Working data section start

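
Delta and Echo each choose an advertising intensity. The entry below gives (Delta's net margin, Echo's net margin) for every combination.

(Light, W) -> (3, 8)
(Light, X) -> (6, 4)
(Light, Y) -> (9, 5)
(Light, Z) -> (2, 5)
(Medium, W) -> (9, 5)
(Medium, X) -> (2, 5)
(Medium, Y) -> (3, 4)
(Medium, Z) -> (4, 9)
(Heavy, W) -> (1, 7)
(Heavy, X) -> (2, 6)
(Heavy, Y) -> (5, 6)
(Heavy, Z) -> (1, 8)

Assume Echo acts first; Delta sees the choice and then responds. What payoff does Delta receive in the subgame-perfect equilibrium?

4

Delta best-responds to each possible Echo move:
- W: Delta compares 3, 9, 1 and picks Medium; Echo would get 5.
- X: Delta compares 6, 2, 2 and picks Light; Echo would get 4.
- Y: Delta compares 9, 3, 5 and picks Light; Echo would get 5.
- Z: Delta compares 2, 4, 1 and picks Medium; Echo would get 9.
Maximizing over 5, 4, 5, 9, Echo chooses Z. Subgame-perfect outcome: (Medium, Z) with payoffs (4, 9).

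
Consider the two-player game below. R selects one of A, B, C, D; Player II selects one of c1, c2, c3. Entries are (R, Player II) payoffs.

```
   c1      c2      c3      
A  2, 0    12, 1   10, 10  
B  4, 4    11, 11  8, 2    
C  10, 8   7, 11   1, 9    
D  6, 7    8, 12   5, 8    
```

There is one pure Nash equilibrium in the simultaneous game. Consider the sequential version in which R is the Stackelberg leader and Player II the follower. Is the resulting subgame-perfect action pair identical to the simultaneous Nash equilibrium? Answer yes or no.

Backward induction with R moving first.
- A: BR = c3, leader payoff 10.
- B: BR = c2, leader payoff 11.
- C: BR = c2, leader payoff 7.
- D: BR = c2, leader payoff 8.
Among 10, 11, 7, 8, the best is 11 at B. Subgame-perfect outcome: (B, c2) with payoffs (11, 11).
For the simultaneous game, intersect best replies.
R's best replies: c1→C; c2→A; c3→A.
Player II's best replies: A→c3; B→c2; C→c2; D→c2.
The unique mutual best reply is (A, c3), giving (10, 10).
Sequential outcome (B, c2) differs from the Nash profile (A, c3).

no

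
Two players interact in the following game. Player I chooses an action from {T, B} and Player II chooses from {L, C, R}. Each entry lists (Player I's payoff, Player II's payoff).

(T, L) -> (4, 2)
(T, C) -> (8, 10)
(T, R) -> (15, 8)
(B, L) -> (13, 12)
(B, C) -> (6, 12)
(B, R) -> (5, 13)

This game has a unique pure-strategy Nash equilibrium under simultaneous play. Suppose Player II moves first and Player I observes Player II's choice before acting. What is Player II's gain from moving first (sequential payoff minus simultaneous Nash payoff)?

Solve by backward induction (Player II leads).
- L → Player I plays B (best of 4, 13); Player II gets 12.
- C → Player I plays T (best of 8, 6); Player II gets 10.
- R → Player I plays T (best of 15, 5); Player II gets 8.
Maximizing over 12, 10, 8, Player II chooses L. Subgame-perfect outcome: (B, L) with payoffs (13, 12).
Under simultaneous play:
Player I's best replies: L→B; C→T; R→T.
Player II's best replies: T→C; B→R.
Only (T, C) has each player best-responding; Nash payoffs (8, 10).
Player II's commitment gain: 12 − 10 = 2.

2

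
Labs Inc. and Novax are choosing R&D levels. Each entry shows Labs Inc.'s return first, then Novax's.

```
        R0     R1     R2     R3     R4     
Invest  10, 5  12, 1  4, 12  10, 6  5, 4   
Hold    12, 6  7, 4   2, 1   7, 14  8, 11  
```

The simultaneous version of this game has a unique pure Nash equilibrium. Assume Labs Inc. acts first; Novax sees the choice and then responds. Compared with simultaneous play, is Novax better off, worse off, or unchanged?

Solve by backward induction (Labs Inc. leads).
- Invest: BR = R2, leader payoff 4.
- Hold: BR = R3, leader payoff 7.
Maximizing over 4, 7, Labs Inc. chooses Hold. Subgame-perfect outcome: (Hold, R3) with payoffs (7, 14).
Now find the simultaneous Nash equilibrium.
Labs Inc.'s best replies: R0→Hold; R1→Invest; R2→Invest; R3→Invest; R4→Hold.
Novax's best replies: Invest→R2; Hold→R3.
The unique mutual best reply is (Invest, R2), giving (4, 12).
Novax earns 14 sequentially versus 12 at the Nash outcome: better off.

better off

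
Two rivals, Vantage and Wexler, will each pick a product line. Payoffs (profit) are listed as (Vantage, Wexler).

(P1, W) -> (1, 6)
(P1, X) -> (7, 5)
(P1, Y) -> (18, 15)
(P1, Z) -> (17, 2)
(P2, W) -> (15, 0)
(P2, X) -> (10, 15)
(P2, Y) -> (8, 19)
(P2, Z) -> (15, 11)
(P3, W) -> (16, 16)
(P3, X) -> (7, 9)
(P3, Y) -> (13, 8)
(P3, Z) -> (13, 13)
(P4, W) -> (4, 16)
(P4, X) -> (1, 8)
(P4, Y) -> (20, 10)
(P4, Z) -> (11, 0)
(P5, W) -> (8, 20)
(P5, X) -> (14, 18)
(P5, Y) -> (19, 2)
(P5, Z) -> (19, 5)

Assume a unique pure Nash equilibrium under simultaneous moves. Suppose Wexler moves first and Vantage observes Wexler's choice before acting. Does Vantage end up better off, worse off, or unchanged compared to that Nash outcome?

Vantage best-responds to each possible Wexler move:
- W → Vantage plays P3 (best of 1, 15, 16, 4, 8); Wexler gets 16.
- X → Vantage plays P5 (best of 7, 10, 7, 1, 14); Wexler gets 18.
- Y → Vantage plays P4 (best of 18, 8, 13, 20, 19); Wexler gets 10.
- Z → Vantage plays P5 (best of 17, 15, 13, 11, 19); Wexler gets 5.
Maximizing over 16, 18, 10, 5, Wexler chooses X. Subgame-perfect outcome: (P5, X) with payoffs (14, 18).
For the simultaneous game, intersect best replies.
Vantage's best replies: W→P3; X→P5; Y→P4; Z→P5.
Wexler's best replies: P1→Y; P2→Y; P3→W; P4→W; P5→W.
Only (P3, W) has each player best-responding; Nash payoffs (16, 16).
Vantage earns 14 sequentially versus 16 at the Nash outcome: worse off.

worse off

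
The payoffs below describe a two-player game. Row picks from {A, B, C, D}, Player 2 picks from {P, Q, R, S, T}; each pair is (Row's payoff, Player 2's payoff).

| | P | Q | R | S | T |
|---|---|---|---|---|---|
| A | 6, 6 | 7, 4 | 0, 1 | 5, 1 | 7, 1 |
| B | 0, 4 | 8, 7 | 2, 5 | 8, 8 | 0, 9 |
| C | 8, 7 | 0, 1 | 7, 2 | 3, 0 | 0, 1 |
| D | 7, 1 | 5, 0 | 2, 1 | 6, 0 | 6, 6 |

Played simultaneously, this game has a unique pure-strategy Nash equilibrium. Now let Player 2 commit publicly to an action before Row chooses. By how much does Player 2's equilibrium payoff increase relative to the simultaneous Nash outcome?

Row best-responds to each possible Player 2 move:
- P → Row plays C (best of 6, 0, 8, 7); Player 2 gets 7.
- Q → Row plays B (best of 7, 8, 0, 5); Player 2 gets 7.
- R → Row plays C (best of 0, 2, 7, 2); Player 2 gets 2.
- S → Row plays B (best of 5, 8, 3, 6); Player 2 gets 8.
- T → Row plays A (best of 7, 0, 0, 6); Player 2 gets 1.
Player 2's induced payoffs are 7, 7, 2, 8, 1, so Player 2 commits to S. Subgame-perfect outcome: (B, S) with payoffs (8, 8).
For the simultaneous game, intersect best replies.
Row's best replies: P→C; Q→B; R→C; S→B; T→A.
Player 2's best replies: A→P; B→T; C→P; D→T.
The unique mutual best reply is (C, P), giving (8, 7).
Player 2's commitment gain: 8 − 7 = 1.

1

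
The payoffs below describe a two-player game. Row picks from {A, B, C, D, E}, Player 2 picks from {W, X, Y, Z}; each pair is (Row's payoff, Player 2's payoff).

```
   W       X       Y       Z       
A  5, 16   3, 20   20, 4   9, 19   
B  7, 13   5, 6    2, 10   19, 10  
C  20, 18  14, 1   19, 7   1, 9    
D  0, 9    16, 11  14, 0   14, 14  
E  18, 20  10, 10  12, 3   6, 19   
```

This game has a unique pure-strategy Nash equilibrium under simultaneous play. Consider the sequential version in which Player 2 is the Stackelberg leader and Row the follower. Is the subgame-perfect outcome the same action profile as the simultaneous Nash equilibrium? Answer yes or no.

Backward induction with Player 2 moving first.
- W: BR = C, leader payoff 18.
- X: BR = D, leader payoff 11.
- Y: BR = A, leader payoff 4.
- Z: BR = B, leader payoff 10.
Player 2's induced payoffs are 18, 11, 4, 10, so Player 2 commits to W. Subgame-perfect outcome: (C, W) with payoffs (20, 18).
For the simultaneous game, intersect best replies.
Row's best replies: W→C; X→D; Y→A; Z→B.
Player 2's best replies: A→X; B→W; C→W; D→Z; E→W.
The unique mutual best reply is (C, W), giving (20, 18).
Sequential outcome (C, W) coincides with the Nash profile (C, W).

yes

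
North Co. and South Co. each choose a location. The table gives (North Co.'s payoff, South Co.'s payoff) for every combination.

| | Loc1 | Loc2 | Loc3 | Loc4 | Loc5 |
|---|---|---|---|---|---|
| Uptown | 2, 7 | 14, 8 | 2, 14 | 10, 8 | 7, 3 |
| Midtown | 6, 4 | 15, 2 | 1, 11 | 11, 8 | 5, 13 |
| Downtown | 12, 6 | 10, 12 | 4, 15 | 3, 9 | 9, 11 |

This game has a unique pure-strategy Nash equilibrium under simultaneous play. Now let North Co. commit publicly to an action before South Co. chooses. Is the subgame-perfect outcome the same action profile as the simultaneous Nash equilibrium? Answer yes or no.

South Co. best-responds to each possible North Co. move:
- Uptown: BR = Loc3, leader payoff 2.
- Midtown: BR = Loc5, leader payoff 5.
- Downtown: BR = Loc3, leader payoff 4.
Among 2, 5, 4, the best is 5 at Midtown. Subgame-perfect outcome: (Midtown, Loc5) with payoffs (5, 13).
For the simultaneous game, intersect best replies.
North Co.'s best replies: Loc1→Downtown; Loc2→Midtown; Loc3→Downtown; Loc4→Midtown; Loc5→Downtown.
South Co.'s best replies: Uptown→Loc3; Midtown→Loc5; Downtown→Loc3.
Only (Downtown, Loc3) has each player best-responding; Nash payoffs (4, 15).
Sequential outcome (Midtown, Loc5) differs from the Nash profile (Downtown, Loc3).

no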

Working data section end

-- Exercise directions --
Using the entries above, give again exactly the lines from the line holding "(P1, X) -> (7, 5)" through the line holding "(P5, Z) -> (19, 5)". Include both end lines and nothing else.

-- Written answer --
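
(P1, X) -> (7, 5)
(P1, Y) -> (18, 15)
(P1, Z) -> (17, 2)
(P2, W) -> (15, 0)
(P2, X) -> (10, 15)
(P2, Y) -> (8, 19)
(P2, Z) -> (15, 11)
(P3, W) -> (16, 16)
(P3, X) -> (7, 9)
(P3, Y) -> (13, 8)
(P3, Z) -> (13, 13)
(P4, W) -> (4, 16)
(P4, X) -> (1, 8)
(P4, Y) -> (20, 10)
(P4, Z) -> (11, 0)
(P5, W) -> (8, 20)
(P5, X) -> (14, 18)
(P5, Y) -> (19, 2)
(P5, Z) -> (19, 5)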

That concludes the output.